WHAT TO PRODUCE
Exact repetition, please: start with the line where "primer sequence 5'→3'." appears and stop after the final line of the records.

START EXERCISE INPUTS

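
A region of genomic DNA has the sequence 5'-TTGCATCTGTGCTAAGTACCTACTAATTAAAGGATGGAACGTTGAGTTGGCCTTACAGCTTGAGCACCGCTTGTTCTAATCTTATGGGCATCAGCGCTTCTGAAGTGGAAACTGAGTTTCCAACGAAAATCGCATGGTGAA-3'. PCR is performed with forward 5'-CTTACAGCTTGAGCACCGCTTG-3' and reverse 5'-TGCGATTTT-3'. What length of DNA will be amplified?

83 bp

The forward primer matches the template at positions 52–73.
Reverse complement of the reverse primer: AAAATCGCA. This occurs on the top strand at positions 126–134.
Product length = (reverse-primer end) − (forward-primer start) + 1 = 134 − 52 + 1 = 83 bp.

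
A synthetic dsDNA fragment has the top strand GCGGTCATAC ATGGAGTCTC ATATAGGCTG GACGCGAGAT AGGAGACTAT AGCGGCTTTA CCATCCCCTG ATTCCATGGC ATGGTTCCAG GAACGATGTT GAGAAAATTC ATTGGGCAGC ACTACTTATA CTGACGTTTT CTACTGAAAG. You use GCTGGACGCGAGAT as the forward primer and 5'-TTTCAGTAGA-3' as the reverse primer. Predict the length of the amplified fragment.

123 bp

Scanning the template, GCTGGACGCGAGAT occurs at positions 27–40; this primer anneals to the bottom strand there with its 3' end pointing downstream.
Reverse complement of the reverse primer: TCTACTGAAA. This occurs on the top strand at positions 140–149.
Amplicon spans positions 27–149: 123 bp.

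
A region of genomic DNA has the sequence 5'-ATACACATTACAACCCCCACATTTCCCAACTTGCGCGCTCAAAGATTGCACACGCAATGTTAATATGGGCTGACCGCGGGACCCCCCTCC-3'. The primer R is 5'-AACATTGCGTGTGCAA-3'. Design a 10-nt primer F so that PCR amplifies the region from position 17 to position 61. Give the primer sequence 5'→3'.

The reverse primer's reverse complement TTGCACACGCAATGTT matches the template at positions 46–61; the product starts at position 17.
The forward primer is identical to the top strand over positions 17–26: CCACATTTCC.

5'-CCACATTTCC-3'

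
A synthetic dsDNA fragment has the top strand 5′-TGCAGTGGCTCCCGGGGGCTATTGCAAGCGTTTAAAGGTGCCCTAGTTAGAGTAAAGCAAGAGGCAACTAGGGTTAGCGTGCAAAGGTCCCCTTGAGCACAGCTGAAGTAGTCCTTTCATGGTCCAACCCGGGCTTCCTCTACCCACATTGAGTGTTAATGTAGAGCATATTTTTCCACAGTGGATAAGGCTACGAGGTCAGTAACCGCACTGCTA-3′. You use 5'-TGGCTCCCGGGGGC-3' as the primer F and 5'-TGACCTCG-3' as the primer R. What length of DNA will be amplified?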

END EXERCISE INPUTS

RESPONSE TO THE EXERCISE
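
A region of genomic DNA has the sequence 5'-ATACACATTACAACCCCCACATTTCCCAACTTGCGCGCTCAAAGATTGCACACGCAATGTTAATATGGGCTGACCGCGGGACCCCCCTCC-3'. The primer R is 5'-AACATTGCGTGTGCAA-3'. Design a 10-nt primer F so that PCR amplifies the region from position 17 to position 61. Give the primer sequence 5'→3'.

The reverse primer's reverse complement TTGCACACGCAATGTT matches the template at positions 46–61; the product starts at position 17.
The forward primer is identical to the top strand over positions 17–26: CCACATTTCC.

5'-CCACATTTCC-3'

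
A synthetic dsDNA fragment has the top strand 5′-TGCAGTGGCTCCCGGGGGCTATTGCAAGCGTTTAAAGGTGCCCTAGTTAGAGTAAAGCAAGAGGCAACTAGGGTTAGCGTGCAAAGGTCCCCTTGAGCACAGCTGAAGTAGTCCTTTCATGGTCCAACCCGGGCTTCCTCTACCCACATTGAGTGTTAATGTAGAGCATATTTTTCCACAGTGGATAAGGCTACGAGGTCAGTAACCGCACTGCTA-3′. You use 5'-TGGCTCCCGGGGGC-3' as the primer F and 5'-TGACCTCG-3' as the primer R. What length of DNA will be amplified?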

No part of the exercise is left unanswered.